### THE TASK
Copy every line of the records below that holds the word "Verity".

### Collected data entries
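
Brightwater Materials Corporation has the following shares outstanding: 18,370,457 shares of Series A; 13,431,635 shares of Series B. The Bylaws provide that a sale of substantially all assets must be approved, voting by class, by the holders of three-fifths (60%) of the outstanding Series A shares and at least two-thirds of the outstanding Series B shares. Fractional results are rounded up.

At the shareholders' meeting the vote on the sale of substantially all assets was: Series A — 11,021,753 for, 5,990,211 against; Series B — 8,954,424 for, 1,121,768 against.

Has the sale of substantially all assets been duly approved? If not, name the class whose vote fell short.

Series A: 3/5 of 18370457 = 11022274.20, rounded up to 11022275; 11,022,275 required, 11,021,753 in favor — not approved.
Series B: 2/3 of 13431635 = 8954423.33, rounded up to 8954424; 8,954,424 required, 8,954,424 in favor — approved.

Not approved — the Series A shares did not give the required vote.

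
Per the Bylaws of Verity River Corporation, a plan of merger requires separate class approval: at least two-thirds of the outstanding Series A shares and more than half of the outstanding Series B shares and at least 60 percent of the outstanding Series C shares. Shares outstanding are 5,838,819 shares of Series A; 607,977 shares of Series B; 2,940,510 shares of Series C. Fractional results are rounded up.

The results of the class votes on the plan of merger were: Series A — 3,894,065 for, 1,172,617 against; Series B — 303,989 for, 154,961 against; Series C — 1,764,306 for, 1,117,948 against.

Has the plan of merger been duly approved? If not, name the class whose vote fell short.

Series A: 2/3 of 5838819 = 3892546; 3,892,546 required, 3,894,065 in favor — approved.
Series B: a majority of 607977 is 303989; 303,989 required, 303,989 in favor — approved.
Series C: 3/5 of 2940510 = 1764306; 1,764,306 required, 1,764,306 in favor — approved.

Approved — every class gave the required vote.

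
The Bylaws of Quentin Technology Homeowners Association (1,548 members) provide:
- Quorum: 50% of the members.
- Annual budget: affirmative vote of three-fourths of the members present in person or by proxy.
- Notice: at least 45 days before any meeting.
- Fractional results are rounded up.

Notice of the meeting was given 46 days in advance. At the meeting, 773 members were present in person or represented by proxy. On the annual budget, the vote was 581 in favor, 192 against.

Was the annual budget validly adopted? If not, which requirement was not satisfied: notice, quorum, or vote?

Invalid — quorum requirement not satisfied.

Notice: 46 days given; 45 required. Satisfied.
Quorum: 50% of 1,548 = 774; 773 present. Not satisfied.
Vote: requires three-fourths of those present (773); 3/4 of 773 = 579.75, rounded up to 580, so 580 needed; 581 in favor. Satisfied.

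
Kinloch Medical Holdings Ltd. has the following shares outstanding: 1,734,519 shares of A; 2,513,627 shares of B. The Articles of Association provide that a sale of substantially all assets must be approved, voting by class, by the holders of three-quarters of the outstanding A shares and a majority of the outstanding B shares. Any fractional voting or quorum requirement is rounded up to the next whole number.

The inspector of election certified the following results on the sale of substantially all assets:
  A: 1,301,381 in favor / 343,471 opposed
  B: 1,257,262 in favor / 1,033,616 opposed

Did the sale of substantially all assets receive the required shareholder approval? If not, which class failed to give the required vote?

A: 3/4 of 1734519 = 1300889.25, rounded up to 1300890; 1,300,890 required, 1,301,381 in favor — approved.
B: a majority of 2513627 is 1256814; 1,256,814 required, 1,257,262 in favor — approved.

Approved — every class gave the required vote.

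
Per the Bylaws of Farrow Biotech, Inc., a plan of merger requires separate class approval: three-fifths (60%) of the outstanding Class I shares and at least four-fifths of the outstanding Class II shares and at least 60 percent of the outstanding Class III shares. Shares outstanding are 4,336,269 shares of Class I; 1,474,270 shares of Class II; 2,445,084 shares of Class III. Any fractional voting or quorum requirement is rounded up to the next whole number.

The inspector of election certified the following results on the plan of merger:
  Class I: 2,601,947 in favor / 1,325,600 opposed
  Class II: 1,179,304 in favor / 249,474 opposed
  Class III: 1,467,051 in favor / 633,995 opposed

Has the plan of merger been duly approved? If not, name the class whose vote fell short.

Not approved — the Class II shares did not give the required vote.

Class I: 3/5 of 4336269 = 2601761.40, rounded up to 2601762; 2,601,762 required, 2,601,947 in favor — approved.
Class II: 4/5 of 1474270 = 1179416; 1,179,416 required, 1,179,304 in favor — not approved.
Class III: 3/5 of 2445084 = 1467050.40, rounded up to 1467051; 1,467,051 required, 1,467,051 in favor — approved.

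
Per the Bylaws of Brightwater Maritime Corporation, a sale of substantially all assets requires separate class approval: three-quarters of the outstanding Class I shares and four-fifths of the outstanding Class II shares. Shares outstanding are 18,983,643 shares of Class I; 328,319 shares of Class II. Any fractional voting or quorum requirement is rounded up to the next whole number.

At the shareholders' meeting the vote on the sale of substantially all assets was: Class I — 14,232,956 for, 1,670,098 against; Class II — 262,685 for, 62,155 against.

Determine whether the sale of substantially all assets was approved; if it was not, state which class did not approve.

Not approved — the Class I shares did not give the required vote.

Class I: 3/4 of 18983643 = 14237732.25, rounded up to 14237733; 14,237,733 required, 14,232,956 in favor — not approved.
Class II: 4/5 of 328319 = 262655.20, rounded up to 262656; 262,656 required, 262,685 in favor — approved.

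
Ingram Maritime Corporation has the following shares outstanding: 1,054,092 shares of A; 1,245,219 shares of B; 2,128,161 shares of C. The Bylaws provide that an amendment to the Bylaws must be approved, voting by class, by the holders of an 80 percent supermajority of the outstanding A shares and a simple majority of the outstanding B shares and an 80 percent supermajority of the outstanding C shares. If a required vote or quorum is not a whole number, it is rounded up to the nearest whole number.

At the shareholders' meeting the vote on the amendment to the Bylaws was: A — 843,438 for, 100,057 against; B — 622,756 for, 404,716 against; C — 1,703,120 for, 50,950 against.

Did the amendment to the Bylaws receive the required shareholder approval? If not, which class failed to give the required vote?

Approved — every class gave the required vote.

A: 4/5 of 1054092 = 843273.60, rounded up to 843274; 843,274 required, 843,438 in favor — approved.
B: a majority of 1245219 is 622610; 622,610 required, 622,756 in favor — approved.
C: 4/5 of 2128161 = 1702528.80, rounded up to 1702529; 1,702,529 required, 1,703,120 in favor — approved.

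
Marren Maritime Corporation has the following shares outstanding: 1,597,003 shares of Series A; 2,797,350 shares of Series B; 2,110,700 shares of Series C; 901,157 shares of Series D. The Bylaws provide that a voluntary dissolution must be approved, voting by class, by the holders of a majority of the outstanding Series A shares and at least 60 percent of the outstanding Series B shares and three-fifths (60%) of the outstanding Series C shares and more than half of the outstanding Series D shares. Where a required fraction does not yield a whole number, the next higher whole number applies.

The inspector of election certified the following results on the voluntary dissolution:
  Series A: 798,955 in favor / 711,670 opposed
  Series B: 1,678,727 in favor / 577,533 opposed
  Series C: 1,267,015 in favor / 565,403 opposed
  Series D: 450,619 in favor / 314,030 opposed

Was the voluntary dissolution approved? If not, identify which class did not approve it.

Series A: a majority of 1597003 is 798502; 798,502 required, 798,955 in favor — approved.
Series B: 3/5 of 2797350 = 1678410; 1,678,410 required, 1,678,727 in favor — approved.
Series C: 3/5 of 2110700 = 1266420; 1,266,420 required, 1,267,015 in favor — approved.
Series D: a majority of 901157 is 450579; 450,579 required, 450,619 in favor — approved.

Approved — every class gave the required vote.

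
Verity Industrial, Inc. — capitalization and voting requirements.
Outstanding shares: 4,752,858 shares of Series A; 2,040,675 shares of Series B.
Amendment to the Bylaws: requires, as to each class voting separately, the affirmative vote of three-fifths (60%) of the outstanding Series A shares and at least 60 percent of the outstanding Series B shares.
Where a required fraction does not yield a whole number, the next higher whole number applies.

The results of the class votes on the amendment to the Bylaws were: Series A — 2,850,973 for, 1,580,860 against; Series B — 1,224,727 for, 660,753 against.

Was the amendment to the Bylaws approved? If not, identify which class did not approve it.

Not approved — the Series A shares did not give the required vote.

Series A: 3/5 of 4752858 = 2851714.80, rounded up to 2851715; 2,851,715 required, 2,850,973 in favor — not approved.
Series B: 3/5 of 2040675 = 1224405; 1,224,405 required, 1,224,727 in favor — approved.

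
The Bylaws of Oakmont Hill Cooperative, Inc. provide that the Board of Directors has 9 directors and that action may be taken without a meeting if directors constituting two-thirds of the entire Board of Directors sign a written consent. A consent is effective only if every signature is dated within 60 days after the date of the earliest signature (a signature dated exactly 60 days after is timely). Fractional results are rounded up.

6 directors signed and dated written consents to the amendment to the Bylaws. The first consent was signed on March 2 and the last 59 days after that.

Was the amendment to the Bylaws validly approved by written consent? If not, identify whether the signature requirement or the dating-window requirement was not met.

Signatures required: two-thirds of 9 — 2/3 of 9 = 6, so 6 needed; 6 signed. Sufficient.
Dating window: the latest signature is 59 days after the earliest; the limit is 60 days. Within the window.

Effective — both the signature and dating-window requirements are satisfied.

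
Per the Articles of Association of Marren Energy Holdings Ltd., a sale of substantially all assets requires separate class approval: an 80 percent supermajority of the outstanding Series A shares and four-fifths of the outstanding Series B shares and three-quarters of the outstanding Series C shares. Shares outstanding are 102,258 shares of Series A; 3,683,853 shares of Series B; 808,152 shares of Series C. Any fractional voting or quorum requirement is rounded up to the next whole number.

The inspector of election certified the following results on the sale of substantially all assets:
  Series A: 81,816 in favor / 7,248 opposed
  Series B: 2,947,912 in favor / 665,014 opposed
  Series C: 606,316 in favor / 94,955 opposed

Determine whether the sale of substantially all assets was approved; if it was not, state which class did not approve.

Approved — every class gave the required vote.

Series A: 4/5 of 102258 = 81806.40, rounded up to 81807; 81,807 required, 81,816 in favor — approved.
Series B: 4/5 of 3683853 = 2947082.40, rounded up to 2947083; 2,947,083 required, 2,947,912 in favor — approved.
Series C: 3/4 of 808152 = 606114; 606,114 required, 606,316 in favor — approved.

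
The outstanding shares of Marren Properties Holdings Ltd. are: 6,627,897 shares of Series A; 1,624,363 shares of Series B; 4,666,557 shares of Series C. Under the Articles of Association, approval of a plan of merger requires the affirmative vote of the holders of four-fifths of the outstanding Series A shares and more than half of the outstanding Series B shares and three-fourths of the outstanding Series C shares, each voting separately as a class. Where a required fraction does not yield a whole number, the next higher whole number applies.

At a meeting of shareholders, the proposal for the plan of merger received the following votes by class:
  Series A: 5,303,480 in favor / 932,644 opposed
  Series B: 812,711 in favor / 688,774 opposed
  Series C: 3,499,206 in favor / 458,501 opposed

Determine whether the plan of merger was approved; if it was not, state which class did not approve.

Series A: 4/5 of 6627897 = 5302317.60, rounded up to 5302318; 5,302,318 required, 5,303,480 in favor — approved.
Series B: a majority of 1624363 is 812182; 812,182 required, 812,711 in favor — approved.
Series C: 3/4 of 4666557 = 3499917.75, rounded up to 3499918; 3,499,918 required, 3,499,206 in favor — not approved.

Not approved — the Series C shares did not give the required vote.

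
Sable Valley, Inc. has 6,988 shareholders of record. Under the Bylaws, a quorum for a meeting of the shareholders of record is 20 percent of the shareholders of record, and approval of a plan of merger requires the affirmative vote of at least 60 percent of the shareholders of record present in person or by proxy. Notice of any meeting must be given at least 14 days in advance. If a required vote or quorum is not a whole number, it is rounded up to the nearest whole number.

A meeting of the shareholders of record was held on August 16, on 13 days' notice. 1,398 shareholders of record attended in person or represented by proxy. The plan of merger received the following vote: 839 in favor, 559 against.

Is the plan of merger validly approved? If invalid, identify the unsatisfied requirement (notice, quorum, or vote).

Invalid — notice requirement not satisfied.

Notice: 13 days given; 14 required. Not satisfied.
Quorum: 20% of 6,988 = 1,397.60, rounded up to 1,398; 1,398 present. Satisfied.
Vote: requires three-fifths of those present (1,398); 3/5 of 1398 = 838.80, rounded up to 839, so 839 needed; 839 in favor. Satisfied.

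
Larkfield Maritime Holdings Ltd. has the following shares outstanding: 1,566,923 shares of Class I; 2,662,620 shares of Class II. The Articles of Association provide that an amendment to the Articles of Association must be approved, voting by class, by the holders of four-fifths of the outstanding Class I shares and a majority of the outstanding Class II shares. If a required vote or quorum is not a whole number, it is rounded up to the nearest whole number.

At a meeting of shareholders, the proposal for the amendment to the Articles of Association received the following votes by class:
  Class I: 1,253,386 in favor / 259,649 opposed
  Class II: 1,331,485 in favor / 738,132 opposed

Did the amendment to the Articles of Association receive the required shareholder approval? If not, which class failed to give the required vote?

Class I: 4/5 of 1566923 = 1253538.40, rounded up to 1253539; 1,253,539 required, 1,253,386 in favor — not approved.
Class II: a majority of 2662620 is 1331311; 1,331,311 required, 1,331,485 in favor — approved.

Not approved — the Class I shares did not give the required vote.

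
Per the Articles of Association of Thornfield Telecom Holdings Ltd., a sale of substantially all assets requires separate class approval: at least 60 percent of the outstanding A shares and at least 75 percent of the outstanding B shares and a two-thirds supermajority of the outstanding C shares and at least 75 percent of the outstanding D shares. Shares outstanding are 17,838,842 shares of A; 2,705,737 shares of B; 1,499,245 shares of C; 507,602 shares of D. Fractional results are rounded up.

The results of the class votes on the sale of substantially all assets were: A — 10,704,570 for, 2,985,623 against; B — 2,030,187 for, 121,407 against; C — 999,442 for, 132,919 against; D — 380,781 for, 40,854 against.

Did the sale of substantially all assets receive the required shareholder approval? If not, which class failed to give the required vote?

A: 3/5 of 17838842 = 10703305.20, rounded up to 10703306; 10,703,306 required, 10,704,570 in favor — approved.
B: 3/4 of 2705737 = 2029302.75, rounded up to 2029303; 2,029,303 required, 2,030,187 in favor — approved.
C: 2/3 of 1499245 = 999496.67, rounded up to 999497; 999,497 required, 999,442 in favor — not approved.
D: 3/4 of 507602 = 380701.50, rounded up to 380702; 380,702 required, 380,781 in favor — approved.

Not approved — the C shares did not give the required vote.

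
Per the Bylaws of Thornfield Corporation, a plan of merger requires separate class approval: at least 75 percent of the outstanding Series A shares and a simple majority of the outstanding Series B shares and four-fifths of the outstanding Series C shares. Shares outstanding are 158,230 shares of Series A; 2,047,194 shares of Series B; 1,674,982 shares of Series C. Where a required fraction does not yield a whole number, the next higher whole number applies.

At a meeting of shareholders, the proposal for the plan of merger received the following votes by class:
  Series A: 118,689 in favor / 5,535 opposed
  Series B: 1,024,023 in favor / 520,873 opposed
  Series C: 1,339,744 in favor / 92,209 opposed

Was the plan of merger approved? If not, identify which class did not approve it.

Series A: 3/4 of 158230 = 118672.50, rounded up to 118673; 118,673 required, 118,689 in favor — approved.
Series B: a majority of 2047194 is 1023598; 1,023,598 required, 1,024,023 in favor — approved.
Series C: 4/5 of 1674982 = 1339985.60, rounded up to 1339986; 1,339,986 required, 1,339,744 in favor — not approved.

Not approved — the Series C shares did not give the required vote.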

### RESULT FOR THIS EXERCISE
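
Per the Bylaws of Verity River Corporation, a plan of merger requires separate class approval: at least two-thirds of the outstanding Series A shares and more than half of the outstanding Series B shares and at least 60 percent of the outstanding Series C shares. Shares outstanding are 5,838,819 shares of Series A; 607,977 shares of Series B; 2,940,510 shares of Series C. Fractional results are rounded up.
Verity Industrial, Inc. — capitalization and voting requirements.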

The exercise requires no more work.